[Saved data entries]
%%

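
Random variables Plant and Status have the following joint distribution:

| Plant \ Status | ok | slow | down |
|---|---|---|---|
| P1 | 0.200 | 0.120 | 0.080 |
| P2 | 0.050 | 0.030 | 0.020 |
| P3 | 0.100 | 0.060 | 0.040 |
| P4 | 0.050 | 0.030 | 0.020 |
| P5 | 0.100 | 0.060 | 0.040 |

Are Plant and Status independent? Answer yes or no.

yes

Every cell satisfies P(Plant,Status) = P(Plant)·P(Status). For instance P(Plant=P2) = 0.100, P(Status=ok) = 0.500, and 0.100×0.500 = 0.050 matches the joint entry. So Plant and Status are independent.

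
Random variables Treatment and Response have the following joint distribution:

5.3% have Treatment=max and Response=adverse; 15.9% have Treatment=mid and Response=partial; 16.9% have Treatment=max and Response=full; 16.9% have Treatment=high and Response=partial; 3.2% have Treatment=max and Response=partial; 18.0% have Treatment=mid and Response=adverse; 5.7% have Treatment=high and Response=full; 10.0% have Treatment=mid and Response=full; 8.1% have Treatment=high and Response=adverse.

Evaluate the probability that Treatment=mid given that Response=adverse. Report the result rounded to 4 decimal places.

P(Response=adverse) = 0.180 + 0.081 + 0.053 = 0.314.
P(Treatment=mid | Response=adverse) = 0.180/0.314 = 0.5732.

0.5732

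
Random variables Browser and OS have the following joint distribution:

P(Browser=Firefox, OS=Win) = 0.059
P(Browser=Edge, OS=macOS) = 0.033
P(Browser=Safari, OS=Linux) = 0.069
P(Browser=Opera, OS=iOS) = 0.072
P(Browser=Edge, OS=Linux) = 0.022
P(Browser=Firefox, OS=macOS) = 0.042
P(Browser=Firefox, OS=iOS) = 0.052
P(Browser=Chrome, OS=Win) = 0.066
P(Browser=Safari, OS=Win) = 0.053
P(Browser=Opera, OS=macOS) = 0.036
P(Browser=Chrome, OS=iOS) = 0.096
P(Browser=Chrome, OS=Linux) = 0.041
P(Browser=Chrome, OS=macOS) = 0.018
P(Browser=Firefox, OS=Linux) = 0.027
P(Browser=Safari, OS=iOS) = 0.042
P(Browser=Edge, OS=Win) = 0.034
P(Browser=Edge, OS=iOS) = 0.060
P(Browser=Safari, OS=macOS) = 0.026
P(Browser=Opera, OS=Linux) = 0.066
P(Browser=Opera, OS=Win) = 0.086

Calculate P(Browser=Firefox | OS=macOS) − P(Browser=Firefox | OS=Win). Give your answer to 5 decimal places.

0.07298

P(OS=macOS) = 0.018 + 0.042 + 0.026 + 0.033 + 0.036 = 0.155; P(Browser=Firefox | OS=macOS) = 0.042/0.155 = 0.270968.
P(OS=Win) = 0.066 + 0.059 + 0.053 + 0.034 + 0.086 = 0.298; P(Browser=Firefox | OS=Win) = 0.059/0.298 = 0.197987.
Difference = 0.07298.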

%%

From the data above, report how many lines hold the word "distribution", answering with the number by itself.

3